• WORK REQUEST
Retype the data exactly, so that every line matches the original.
• • • •
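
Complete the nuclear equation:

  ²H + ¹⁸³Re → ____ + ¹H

Conserve mass number: 2 + 183 = A + 1, so A = 184.
Conserve atomic number: 1 + 75 = Z + 1, so Z = 75.
Z = 75 is rhenium, so the species is ¹⁸⁴Re.

Re-184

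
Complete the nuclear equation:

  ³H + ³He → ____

Li-6

Conserve mass number: 3 + 3 = A, so A = 6.
Conserve atomic number: 1 + 2 = Z, so Z = 3.
Z = 3 is lithium, so the species is ⁶Li.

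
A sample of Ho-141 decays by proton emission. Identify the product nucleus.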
• • • •
• RESULT FOR THIS EXERCISE
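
Complete the nuclear equation:

  ²H + ¹⁸³Re → ____ + ¹H

Conserve mass number: 2 + 183 = A + 1, so A = 184.
Conserve atomic number: 1 + 75 = Z + 1, so Z = 75.
Z = 75 is rhenium, so the species is ¹⁸⁴Re.

Re-184

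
Complete the nuclear equation:

  ³H + ³He → ____

Li-6

Conserve mass number: 3 + 3 = A, so A = 6.
Conserve atomic number: 1 + 2 = Z, so Z = 3.
Z = 3 is lithium, so the species is ⁶Li.

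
A sample of Ho-141 decays by proton emission. Identify the product nucleus.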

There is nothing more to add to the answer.